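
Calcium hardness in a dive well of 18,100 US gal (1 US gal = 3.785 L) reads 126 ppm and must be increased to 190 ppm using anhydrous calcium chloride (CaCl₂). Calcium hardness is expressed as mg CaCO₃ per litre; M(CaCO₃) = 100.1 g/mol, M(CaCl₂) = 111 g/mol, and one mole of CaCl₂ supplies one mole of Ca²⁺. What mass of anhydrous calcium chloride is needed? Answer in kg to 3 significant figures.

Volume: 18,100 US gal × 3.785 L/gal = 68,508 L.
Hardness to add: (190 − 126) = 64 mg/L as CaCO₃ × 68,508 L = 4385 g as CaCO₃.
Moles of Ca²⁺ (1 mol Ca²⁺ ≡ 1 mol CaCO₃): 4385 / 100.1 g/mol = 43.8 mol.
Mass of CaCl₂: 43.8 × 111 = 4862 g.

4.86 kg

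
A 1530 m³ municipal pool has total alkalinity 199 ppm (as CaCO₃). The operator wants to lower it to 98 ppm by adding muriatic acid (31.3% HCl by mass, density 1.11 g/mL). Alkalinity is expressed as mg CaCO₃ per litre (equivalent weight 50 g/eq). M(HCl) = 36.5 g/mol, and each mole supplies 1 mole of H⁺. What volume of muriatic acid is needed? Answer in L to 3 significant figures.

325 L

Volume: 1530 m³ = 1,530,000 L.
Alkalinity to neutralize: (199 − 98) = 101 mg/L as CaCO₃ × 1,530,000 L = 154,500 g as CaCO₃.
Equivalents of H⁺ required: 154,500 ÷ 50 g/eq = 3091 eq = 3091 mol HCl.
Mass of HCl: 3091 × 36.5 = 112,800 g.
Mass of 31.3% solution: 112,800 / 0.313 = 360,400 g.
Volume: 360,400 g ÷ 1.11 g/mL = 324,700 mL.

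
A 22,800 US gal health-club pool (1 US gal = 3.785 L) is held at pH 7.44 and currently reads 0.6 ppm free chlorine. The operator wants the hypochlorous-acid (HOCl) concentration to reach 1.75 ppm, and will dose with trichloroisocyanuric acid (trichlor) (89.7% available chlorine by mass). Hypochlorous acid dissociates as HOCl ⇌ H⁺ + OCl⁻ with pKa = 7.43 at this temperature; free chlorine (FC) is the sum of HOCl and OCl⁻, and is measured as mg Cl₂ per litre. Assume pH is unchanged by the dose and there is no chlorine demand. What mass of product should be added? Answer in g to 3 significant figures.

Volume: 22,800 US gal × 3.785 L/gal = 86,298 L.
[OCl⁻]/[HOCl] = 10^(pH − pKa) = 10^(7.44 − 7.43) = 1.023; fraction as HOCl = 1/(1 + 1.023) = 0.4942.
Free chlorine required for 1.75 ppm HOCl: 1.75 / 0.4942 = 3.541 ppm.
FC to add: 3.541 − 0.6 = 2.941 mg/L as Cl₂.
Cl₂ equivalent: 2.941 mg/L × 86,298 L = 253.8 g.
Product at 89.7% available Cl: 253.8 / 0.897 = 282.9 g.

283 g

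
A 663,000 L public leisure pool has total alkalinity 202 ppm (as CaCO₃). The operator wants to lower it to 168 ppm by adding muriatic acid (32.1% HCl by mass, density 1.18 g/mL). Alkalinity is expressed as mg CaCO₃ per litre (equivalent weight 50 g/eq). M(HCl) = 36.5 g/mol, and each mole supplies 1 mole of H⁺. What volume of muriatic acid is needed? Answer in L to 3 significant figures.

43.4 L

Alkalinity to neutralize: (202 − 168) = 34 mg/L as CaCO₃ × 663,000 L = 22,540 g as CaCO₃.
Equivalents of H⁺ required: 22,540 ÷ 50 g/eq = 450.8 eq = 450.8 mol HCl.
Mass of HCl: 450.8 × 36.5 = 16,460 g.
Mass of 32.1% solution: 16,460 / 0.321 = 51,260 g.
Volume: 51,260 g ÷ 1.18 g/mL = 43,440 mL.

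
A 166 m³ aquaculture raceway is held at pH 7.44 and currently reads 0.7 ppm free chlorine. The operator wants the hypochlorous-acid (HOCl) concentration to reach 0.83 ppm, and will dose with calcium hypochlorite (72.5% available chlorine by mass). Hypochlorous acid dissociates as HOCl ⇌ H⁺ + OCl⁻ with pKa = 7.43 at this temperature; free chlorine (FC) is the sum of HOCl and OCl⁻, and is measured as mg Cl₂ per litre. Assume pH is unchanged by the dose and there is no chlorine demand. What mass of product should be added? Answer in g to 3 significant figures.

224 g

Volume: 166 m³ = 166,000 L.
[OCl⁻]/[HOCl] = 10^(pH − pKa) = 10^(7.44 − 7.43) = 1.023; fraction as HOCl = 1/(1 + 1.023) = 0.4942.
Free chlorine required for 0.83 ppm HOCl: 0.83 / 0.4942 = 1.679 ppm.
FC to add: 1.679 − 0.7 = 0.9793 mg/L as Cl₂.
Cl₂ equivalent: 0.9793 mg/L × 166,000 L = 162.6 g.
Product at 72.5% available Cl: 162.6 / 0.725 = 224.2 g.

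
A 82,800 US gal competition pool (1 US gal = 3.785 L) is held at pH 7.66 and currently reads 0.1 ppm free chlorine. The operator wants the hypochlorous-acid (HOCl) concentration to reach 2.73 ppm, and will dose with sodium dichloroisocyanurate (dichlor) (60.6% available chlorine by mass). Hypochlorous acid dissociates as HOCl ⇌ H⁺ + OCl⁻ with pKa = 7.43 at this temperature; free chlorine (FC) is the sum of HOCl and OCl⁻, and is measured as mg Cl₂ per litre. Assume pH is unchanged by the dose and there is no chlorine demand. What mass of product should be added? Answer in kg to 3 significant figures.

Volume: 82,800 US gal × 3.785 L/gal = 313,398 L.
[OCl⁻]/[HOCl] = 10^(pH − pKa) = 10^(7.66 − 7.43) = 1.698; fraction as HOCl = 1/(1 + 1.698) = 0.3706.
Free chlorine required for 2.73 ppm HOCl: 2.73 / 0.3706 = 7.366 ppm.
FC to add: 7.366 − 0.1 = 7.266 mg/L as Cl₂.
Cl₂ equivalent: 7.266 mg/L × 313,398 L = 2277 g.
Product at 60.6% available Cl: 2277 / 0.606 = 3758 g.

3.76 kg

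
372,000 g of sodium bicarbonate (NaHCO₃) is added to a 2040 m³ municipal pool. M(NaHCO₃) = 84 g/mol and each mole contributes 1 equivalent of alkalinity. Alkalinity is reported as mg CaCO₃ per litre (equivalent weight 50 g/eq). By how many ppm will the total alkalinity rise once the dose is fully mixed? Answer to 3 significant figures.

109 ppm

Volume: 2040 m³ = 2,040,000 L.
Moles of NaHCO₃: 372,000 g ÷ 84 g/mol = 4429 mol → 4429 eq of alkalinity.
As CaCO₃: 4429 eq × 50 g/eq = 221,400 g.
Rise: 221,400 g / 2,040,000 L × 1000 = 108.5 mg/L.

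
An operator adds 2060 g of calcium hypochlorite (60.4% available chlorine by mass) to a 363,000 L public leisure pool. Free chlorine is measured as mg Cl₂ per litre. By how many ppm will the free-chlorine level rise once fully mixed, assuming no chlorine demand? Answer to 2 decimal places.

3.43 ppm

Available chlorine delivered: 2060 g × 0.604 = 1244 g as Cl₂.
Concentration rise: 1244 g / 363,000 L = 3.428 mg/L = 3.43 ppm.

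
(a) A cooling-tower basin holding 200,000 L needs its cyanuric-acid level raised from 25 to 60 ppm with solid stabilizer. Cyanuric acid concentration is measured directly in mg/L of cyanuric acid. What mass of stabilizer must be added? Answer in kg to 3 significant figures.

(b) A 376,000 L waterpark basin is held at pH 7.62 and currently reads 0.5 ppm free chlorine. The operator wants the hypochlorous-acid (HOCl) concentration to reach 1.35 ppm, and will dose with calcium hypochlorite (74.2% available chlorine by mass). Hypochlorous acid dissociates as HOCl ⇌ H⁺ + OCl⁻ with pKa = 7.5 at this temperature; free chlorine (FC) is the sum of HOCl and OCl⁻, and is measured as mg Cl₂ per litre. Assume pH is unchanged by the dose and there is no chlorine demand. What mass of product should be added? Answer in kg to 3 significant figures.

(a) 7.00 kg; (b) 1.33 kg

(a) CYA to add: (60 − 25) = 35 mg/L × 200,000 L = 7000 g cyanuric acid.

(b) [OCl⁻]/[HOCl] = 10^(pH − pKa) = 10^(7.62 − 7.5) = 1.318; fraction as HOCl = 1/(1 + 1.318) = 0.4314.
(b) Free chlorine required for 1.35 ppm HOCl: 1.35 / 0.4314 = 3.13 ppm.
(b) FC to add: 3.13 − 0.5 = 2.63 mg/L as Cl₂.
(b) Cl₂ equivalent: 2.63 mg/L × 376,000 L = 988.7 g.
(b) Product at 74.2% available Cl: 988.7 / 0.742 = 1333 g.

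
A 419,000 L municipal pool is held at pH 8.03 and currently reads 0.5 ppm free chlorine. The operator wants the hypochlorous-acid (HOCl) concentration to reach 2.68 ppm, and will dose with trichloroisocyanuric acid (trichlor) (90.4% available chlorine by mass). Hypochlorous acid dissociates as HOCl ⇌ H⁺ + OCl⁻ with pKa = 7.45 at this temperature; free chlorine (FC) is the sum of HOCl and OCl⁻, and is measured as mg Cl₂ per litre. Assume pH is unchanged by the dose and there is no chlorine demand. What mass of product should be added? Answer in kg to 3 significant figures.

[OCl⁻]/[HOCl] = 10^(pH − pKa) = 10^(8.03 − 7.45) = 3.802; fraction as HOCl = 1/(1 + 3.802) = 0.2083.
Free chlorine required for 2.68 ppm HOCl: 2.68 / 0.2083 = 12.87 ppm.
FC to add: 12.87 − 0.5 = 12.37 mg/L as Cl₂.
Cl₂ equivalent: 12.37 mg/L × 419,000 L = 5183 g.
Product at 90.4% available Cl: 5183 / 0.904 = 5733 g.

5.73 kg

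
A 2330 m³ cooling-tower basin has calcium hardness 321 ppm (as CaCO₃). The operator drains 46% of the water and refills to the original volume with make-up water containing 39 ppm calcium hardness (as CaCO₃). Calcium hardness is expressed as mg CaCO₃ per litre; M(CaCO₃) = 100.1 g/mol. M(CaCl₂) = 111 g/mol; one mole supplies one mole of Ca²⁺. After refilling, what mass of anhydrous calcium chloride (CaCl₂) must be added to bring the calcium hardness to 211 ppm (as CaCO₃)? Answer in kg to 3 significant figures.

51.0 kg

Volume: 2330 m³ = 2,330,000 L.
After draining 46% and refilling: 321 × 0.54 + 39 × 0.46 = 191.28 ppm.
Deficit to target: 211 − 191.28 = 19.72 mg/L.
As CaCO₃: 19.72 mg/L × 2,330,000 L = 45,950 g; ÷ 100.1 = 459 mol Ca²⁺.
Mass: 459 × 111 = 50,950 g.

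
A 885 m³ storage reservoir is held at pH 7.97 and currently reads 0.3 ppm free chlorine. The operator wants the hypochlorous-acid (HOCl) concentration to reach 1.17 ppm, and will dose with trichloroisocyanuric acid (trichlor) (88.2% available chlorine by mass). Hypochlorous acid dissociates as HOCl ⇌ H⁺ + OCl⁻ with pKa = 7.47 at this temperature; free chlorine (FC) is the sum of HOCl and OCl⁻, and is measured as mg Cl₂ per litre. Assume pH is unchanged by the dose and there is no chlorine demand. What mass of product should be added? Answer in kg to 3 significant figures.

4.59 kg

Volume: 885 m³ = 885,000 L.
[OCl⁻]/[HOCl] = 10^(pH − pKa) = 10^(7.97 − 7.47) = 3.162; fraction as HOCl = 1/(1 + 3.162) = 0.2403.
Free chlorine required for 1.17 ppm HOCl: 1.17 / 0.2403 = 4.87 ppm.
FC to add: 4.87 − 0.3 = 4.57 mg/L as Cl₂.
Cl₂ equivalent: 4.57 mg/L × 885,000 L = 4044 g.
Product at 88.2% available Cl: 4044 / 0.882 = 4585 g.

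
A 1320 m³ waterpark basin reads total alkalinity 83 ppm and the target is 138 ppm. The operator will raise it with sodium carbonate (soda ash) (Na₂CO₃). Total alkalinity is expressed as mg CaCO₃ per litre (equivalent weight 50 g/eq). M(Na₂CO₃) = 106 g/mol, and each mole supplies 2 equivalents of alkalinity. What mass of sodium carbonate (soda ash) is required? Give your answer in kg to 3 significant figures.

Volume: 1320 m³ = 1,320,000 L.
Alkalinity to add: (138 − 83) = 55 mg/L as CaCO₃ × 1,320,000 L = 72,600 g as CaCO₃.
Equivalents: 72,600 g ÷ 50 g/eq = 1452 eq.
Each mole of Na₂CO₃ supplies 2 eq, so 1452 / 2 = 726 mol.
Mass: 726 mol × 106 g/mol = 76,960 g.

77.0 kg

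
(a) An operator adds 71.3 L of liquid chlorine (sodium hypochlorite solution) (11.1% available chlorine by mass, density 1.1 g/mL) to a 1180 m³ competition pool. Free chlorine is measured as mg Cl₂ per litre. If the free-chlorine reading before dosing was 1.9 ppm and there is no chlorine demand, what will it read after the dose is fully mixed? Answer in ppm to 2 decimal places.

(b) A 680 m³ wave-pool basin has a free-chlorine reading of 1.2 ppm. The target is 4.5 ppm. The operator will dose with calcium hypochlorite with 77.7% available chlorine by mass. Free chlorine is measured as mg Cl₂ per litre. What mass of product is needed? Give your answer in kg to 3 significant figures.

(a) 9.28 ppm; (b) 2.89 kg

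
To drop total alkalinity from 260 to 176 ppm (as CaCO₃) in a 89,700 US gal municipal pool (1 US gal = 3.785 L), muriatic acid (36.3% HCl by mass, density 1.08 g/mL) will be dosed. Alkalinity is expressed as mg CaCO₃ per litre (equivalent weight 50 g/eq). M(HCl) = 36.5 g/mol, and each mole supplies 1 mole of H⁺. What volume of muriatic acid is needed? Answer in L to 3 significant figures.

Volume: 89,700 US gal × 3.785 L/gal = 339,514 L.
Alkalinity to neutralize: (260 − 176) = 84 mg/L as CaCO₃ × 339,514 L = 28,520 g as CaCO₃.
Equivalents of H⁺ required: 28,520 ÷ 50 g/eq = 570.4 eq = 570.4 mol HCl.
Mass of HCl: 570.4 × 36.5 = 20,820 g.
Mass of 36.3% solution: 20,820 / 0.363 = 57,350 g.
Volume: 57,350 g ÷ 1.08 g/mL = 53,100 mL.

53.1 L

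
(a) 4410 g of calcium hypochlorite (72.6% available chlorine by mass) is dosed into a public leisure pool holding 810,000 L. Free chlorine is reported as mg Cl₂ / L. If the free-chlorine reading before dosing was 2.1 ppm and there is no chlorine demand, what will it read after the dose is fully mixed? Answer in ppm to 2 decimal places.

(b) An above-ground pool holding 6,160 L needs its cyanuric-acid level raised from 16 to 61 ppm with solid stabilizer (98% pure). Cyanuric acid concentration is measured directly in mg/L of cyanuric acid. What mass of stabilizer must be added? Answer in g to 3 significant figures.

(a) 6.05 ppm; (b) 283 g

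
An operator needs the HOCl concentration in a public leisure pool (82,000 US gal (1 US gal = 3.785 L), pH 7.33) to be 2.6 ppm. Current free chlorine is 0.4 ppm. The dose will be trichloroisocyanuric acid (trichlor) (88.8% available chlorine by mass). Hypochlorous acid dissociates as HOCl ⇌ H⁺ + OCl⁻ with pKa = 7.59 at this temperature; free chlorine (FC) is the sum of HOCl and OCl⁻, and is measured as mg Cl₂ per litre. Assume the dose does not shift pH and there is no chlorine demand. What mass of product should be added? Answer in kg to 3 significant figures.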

# # # # #

- [REQUIRED ACTION] Copy the records above exactly, beginning at the line that contains "A 885 m³ storage" and stopping after the line that contains "(a) An operator".

- [SOLVED EXERCISE]
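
A 885 m³ storage reservoir is held at pH 7.97 and currently reads 0.3 ppm free chlorine. The operator wants the hypochlorous-acid (HOCl) concentration to reach 1.17 ppm, and will dose with trichloroisocyanuric acid (trichlor) (88.2% available chlorine by mass). Hypochlorous acid dissociates as HOCl ⇌ H⁺ + OCl⁻ with pKa = 7.47 at this temperature; free chlorine (FC) is the sum of HOCl and OCl⁻, and is measured as mg Cl₂ per litre. Assume pH is unchanged by the dose and there is no chlorine demand. What mass of product should be added? Answer in kg to 3 significant figures.

4.59 kg

Volume: 885 m³ = 885,000 L.
[OCl⁻]/[HOCl] = 10^(pH − pKa) = 10^(7.97 − 7.47) = 3.162; fraction as HOCl = 1/(1 + 3.162) = 0.2403.
Free chlorine required for 1.17 ppm HOCl: 1.17 / 0.2403 = 4.87 ppm.
FC to add: 4.87 − 0.3 = 4.57 mg/L as Cl₂.
Cl₂ equivalent: 4.57 mg/L × 885,000 L = 4044 g.
Product at 88.2% available Cl: 4044 / 0.882 = 4585 g.

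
A 1320 m³ waterpark basin reads total alkalinity 83 ppm and the target is 138 ppm. The operator will raise it with sodium carbonate (soda ash) (Na₂CO₃). Total alkalinity is expressed as mg CaCO₃ per litre (equivalent weight 50 g/eq). M(Na₂CO₃) = 106 g/mol, and each mole supplies 2 equivalents of alkalinity. What mass of sodium carbonate (soda ash) is required? Give your answer in kg to 3 significant figures.

Volume: 1320 m³ = 1,320,000 L.
Alkalinity to add: (138 − 83) = 55 mg/L as CaCO₃ × 1,320,000 L = 72,600 g as CaCO₃.
Equivalents: 72,600 g ÷ 50 g/eq = 1452 eq.
Each mole of Na₂CO₃ supplies 2 eq, so 1452 / 2 = 726 mol.
Mass: 726 mol × 106 g/mol = 76,960 g.

77.0 kg

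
(a) An operator adds 71.3 L of liquid chlorine (sodium hypochlorite solution) (11.1% available chlorine by mass, density 1.1 g/mL) to a 1180 m³ competition pool. Free chlorine is measured as mg Cl₂ per litre. If the free-chlorine reading before dosing was 1.9 ppm and there is no chlorine demand, what will it read after the dose is fully mixed? Answer in ppm to 2 decimal places.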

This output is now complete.